> **EXERCISE INSTRUCTIONS**
Would you please output, word for word, the span of the listing below that opens on the line containing "arc(d, r), d" and closes on the line containing "Before: the robot is (4, 3) facing right."? Include both ends and nothing more.

> **AVAILABLE RECORDS**
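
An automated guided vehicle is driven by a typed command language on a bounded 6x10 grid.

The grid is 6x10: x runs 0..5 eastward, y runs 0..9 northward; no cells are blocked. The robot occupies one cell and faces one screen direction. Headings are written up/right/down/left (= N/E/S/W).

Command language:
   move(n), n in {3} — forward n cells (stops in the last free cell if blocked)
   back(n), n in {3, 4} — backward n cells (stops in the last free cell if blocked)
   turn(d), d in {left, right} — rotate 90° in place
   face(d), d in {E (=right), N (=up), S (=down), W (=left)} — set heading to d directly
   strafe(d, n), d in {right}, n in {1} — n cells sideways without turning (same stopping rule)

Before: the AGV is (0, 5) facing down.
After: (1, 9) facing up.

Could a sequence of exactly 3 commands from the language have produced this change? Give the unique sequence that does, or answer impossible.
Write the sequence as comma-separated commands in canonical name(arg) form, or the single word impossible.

key: position moved to (1,9) AND the heading swung to N — translation plus rotation needed
initial: (0, 5) facing down
1. back(4) → (0, 9) facing down
2. face(N) → (0, 9) facing up
3. strafe(right, 1) → (1, 9) facing up
no other 3-command option fits: unique.

back(4), face(N), strafe(right, 1)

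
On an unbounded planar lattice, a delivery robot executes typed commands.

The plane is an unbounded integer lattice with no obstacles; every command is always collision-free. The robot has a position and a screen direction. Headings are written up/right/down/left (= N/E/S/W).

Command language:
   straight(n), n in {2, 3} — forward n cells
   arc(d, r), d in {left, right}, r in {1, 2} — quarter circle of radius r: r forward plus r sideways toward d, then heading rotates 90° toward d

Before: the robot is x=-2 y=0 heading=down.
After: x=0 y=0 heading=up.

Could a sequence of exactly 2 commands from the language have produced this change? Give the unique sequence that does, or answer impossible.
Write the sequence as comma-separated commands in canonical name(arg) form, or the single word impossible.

key: position moved to (0,0) AND the heading swung to N — translation plus rotation needed
from: x=-2 y=0 heading=down
t=1 arc(left, 1) ⇒ x=-1 y=-1 heading=right
t=2 arc(left, 1) ⇒ x=0 y=0 heading=up
all 36 alternatives checked — unique.

arc(left, 1), arc(left, 1)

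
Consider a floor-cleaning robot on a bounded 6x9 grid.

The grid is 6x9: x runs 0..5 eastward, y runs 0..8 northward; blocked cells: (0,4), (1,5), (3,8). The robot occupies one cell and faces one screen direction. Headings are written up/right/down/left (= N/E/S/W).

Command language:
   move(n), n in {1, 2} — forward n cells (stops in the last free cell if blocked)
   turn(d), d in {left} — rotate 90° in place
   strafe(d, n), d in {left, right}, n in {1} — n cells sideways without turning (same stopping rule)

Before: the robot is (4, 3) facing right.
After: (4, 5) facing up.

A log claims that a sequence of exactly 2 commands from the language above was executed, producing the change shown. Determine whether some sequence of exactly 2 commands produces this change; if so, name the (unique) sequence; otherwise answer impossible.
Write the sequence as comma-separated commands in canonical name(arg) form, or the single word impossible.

turn(left), move(2)

key: order matters: swapping turn(left) and move(2) lands elsewhere
start: (4, 3) facing right
t=1 turn(left) ⇒ (4, 3) facing up
t=2 move(2) ⇒ (4, 5) facing up
no rival 2-sequence matches.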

> **EXERCISE ANSWER**
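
   arc(d, r), d in {left, right}, r in {1, 2} — quarter circle of radius r: r forward plus r sideways toward d, then heading rotates 90° toward d

Before: the robot is x=-2 y=0 heading=down.
After: x=0 y=0 heading=up.

Could a sequence of exactly 2 commands from the language have produced this change? Give the unique sequence that does, or answer impossible.
Write the sequence as comma-separated commands in canonical name(arg) form, or the single word impossible.

key: position moved to (0,0) AND the heading swung to N — translation plus rotation needed
from: x=-2 y=0 heading=down
t=1 arc(left, 1) ⇒ x=-1 y=-1 heading=right
t=2 arc(left, 1) ⇒ x=0 y=0 heading=up
all 36 alternatives checked — unique.

arc(left, 1), arc(left, 1)

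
Consider a floor-cleaning robot on a bounded 6x9 grid.

The grid is 6x9: x runs 0..5 eastward, y runs 0..8 northward; blocked cells: (0,4), (1,5), (3,8). The robot occupies one cell and faces one screen direction. Headings are written up/right/down/left (= N/E/S/W).

Command language:
   move(n), n in {1, 2} — forward n cells (stops in the last free cell if blocked)
   turn(d), d in {left} — rotate 90° in place
   strafe(d, n), d in {left, right}, n in {1} — n cells sideways without turning (same stopping rule)

Before: the robot is (4, 3) facing right.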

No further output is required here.